### What the task asks
Print each of the records below, leaving every word as it is.

### Stored data
= Beginning of Section =

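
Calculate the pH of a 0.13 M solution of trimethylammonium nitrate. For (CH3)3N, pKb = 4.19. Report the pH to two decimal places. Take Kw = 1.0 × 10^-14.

pH = 5.35

(CH3)3NH+ is the conjugate acid of the weak base (CH3)3N.
Kb = 10^(−4.19) = 6.46 × 10^-5
Ka = Kw/Kb = 1.0×10^-14 / 6.46 × 10^-5 = 1.55 × 10^-10
From the ICE table, Ka = [H+]²/(0.13 − [H+]) = 1.55 × 10^-10.
Since Ka ≪ C₀, [H+] ≈ √(Ka·C₀) = 4.49 × 10^-6 M.
([H+]/C₀ = 0.0035% < 5%, so the approximation holds.)
pH = −log[H+] = −log(4.49 × 10^-6) = 5.35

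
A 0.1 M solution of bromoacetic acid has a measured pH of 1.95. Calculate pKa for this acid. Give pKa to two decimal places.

pKa = 2.85

[H+] = 10^(-1.95) = 1.12 × 10^-2 M
At equilibrium [HA] = 0.1 − 1.12 × 10^-2 = 8.88 × 10^-2 M
Ka = [H+][A-]/[HA] = (1.12 × 10^-2)² / 8.88 × 10^-2 = 1.41 × 10^-3
pKa = -log(1.41 × 10^-3) = 2.85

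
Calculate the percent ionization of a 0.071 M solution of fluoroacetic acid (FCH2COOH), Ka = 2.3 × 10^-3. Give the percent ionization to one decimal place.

16.5%

FCH2COOH ⇌ FCH2COO- + H+; let x = [H+] at equilibrium.
Solve x² + 0.0023x − 0.000163 = 0 → x = 1.17 × 10^-2 M
Fraction ionized = 1.17 × 10^-2 / 0.071 = 0.1648 → 16.5%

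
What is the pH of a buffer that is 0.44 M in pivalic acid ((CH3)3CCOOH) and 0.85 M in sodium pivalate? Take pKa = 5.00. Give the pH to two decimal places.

pH = pKa + log([A⁻]/[HA]) = 5.00 + log(0.85/0.44)
pH = 5.00 + (+0.286) = 5.29

pH = 5.29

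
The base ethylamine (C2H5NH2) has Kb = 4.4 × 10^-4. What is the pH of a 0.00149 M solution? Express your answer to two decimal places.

pH = 10.79

C2H5NH2 + H2O ⇌ C2H5NH3+ + OH-
Kb = x²/(0.00149 − x) = 4.4 × 10^-4
The 5% rule fails; solving x² + Kb·x − Kb·C₀ = 0 exactly:
x = [−0.00044 + √(0.00044² + 2.62e-06)]/2 = 6.19 × 10^-4 M
pOH = −log(6.19 × 10^-4) = 3.21; pH = 14.00 − 3.21 = 10.79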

= End of Section =

### Exercise response
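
Calculate the pH of a 0.13 M solution of trimethylammonium nitrate. For (CH3)3N, pKb = 4.19. Report the pH to two decimal places. Take Kw = 1.0 × 10^-14.

pH = 5.35

(CH3)3NH+ is the conjugate acid of the weak base (CH3)3N.
Kb = 10^(−4.19) = 6.46 × 10^-5
Ka = Kw/Kb = 1.0×10^-14 / 6.46 × 10^-5 = 1.55 × 10^-10
From the ICE table, Ka = [H+]²/(0.13 − [H+]) = 1.55 × 10^-10.
Since Ka ≪ C₀, [H+] ≈ √(Ka·C₀) = 4.49 × 10^-6 M.
([H+]/C₀ = 0.0035% < 5%, so the approximation holds.)
pH = −log[H+] = −log(4.49 × 10^-6) = 5.35

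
A 0.1 M solution of bromoacetic acid has a measured pH of 1.95. Calculate pKa for this acid. Give pKa to two decimal places.

pKa = 2.85

[H+] = 10^(-1.95) = 1.12 × 10^-2 M
At equilibrium [HA] = 0.1 − 1.12 × 10^-2 = 8.88 × 10^-2 M
Ka = [H+][A-]/[HA] = (1.12 × 10^-2)² / 8.88 × 10^-2 = 1.41 × 10^-3
pKa = -log(1.41 × 10^-3) = 2.85

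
Calculate the percent ionization of a 0.071 M solution of fluoroacetic acid (FCH2COOH), Ka = 2.3 × 10^-3. Give the percent ionization to one decimal place.

16.5%

FCH2COOH ⇌ FCH2COO- + H+; let x = [H+] at equilibrium.
Solve x² + 0.0023x − 0.000163 = 0 → x = 1.17 × 10^-2 M
Fraction ionized = 1.17 × 10^-2 / 0.071 = 0.1648 → 16.5%

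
What is the pH of a buffer that is 0.44 M in pivalic acid ((CH3)3CCOOH) and 0.85 M in sodium pivalate? Take pKa = 5.00. Give the pH to two decimal places.

pH = pKa + log([A⁻]/[HA]) = 5.00 + log(0.85/0.44)
pH = 5.00 + (+0.286) = 5.29

pH = 5.29

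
The base ethylamine (C2H5NH2) has Kb = 4.4 × 10^-4. What is the pH of a 0.00149 M solution? Express your answer to two decimal places.

pH = 10.79

C2H5NH2 + H2O ⇌ C2H5NH3+ + OH-
Kb = x²/(0.00149 − x) = 4.4 × 10^-4
The 5% rule fails; solving x² + Kb·x − Kb·C₀ = 0 exactly:
x = [−0.00044 + √(0.00044² + 2.62e-06)]/2 = 6.19 × 10^-4 M
pOH = −log(6.19 × 10^-4) = 3.21; pH = 14.00 − 3.21 = 10.79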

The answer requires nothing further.